▶ **TASK REQUIREMENTS**:
I'd like the line containing "You owe $7,625.00" and every line below it, to the end of the material, repeated exactly and with nothing else.

▶ **SUPPLIED MATERIAL**:

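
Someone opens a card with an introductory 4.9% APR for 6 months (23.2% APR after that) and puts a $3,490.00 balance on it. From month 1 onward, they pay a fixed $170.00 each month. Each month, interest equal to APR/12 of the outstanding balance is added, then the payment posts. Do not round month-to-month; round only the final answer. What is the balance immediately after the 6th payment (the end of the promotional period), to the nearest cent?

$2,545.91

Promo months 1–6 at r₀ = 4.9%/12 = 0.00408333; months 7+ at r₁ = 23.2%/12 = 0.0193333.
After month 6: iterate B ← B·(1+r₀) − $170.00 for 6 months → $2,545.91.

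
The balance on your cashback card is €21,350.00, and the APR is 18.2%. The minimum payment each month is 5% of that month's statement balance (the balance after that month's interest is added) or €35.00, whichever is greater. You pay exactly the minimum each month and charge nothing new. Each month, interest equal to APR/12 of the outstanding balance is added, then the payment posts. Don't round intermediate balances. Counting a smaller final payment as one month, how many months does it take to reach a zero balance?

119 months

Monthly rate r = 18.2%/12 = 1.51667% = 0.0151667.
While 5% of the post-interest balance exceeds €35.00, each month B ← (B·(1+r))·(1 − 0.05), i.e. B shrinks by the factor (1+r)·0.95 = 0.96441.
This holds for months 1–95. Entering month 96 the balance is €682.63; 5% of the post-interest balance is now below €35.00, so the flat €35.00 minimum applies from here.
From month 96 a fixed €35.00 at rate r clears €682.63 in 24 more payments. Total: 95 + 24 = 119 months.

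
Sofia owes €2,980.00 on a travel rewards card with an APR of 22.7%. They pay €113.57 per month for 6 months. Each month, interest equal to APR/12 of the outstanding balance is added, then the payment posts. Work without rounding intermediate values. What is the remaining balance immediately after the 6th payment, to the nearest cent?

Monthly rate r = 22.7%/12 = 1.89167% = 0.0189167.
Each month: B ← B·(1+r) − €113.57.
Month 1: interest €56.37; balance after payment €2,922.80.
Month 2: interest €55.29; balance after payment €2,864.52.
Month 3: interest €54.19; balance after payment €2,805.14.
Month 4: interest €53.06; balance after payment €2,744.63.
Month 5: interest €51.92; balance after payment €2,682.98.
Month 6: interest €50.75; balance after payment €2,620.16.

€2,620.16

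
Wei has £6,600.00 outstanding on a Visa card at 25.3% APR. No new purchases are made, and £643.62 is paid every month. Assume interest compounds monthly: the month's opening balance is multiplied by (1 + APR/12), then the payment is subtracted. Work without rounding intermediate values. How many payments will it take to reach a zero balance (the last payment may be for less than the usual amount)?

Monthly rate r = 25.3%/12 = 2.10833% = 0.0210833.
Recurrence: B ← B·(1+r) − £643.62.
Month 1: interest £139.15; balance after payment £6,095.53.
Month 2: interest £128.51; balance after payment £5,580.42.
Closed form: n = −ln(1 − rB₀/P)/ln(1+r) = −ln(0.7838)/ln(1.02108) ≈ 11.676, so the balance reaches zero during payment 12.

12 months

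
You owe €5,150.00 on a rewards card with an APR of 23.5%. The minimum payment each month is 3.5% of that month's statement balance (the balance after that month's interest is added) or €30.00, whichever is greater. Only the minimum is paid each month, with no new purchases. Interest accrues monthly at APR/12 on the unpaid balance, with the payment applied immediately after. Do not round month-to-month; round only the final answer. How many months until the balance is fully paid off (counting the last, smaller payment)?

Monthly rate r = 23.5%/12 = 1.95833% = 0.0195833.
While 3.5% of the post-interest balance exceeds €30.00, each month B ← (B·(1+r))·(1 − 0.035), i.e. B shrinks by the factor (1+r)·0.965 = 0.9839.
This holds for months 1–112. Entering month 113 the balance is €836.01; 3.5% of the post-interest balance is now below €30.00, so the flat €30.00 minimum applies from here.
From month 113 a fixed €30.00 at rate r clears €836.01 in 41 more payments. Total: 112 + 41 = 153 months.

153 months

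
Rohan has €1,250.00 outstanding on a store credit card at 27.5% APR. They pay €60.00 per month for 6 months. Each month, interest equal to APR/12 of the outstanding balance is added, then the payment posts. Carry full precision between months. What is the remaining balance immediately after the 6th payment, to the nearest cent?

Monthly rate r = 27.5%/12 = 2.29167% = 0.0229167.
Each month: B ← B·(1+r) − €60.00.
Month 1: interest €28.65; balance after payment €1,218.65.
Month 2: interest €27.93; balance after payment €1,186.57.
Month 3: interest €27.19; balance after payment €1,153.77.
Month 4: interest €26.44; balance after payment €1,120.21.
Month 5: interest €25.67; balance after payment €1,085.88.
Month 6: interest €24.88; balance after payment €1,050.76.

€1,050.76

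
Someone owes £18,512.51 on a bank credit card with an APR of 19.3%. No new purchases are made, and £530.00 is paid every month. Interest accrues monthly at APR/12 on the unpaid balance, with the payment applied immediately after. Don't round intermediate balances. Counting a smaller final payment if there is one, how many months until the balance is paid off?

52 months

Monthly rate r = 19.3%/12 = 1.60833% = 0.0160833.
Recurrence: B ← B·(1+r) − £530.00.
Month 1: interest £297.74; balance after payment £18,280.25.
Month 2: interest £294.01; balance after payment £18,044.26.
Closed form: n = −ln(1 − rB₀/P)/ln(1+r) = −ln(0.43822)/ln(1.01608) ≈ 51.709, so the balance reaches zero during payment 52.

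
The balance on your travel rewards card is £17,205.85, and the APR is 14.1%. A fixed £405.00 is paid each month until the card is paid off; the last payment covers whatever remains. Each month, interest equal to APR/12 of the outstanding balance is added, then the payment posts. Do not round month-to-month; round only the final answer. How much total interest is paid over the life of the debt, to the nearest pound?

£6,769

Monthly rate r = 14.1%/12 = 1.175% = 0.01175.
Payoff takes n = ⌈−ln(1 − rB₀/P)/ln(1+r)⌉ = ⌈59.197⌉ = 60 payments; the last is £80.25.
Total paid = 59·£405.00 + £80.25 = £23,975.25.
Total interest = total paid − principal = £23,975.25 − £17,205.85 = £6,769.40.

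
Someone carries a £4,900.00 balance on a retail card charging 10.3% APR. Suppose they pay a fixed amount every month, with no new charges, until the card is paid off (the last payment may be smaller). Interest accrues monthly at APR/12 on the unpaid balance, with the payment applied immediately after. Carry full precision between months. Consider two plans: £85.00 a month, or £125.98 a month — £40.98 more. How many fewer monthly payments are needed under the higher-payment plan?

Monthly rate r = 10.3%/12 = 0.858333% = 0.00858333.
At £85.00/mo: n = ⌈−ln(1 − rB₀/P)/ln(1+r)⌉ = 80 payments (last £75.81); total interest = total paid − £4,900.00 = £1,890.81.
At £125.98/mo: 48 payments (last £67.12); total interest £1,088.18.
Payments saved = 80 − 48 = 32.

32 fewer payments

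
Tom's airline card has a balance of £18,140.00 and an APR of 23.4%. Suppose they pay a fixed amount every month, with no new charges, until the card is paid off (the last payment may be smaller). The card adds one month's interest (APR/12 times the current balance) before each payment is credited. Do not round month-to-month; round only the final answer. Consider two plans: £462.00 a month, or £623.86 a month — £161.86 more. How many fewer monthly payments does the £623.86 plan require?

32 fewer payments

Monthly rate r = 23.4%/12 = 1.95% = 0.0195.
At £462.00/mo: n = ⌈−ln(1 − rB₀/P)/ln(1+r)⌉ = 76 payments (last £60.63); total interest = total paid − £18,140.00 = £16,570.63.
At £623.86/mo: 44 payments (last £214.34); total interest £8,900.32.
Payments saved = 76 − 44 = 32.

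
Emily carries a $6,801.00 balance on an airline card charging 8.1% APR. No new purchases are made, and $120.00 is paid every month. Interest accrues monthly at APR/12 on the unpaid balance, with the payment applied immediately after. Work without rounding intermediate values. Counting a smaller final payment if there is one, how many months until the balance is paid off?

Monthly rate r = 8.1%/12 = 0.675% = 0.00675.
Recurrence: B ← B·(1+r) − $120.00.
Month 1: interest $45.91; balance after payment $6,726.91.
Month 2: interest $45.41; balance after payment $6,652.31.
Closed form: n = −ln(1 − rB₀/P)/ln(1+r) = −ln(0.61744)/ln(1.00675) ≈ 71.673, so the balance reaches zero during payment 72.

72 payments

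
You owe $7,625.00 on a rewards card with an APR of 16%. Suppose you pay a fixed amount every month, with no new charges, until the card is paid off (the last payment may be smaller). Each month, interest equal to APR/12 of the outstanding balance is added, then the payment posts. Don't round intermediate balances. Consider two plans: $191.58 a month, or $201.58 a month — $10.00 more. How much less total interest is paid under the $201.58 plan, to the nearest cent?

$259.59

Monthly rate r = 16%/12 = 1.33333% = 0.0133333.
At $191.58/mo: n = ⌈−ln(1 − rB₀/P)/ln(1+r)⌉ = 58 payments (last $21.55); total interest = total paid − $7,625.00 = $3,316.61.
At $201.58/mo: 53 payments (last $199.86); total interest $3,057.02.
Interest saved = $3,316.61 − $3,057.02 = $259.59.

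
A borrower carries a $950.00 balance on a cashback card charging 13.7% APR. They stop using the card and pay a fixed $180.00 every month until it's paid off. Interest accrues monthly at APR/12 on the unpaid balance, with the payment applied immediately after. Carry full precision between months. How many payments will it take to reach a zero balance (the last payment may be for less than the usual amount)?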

▶ **EXERCISE SOLUTION**:
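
You owe $7,625.00 on a rewards card with an APR of 16%. Suppose you pay a fixed amount every month, with no new charges, until the card is paid off (the last payment may be smaller). Each month, interest equal to APR/12 of the outstanding balance is added, then the payment posts. Don't round intermediate balances. Consider two plans: $191.58 a month, or $201.58 a month — $10.00 more. How much less total interest is paid under the $201.58 plan, to the nearest cent?

$259.59

Monthly rate r = 16%/12 = 1.33333% = 0.0133333.
At $191.58/mo: n = ⌈−ln(1 − rB₀/P)/ln(1+r)⌉ = 58 payments (last $21.55); total interest = total paid − $7,625.00 = $3,316.61.
At $201.58/mo: 53 payments (last $199.86); total interest $3,057.02.
Interest saved = $3,316.61 − $3,057.02 = $259.59.

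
A borrower carries a $950.00 balance on a cashback card charging 13.7% APR. They stop using the card and pay a fixed $180.00 every month until it's paid off. Interest accrues monthly at APR/12 on the unpaid balance, with the payment applied immediately after. Carry full precision between months. How many payments will it take to reach a zero balance (the last payment may be for less than the usual amount)?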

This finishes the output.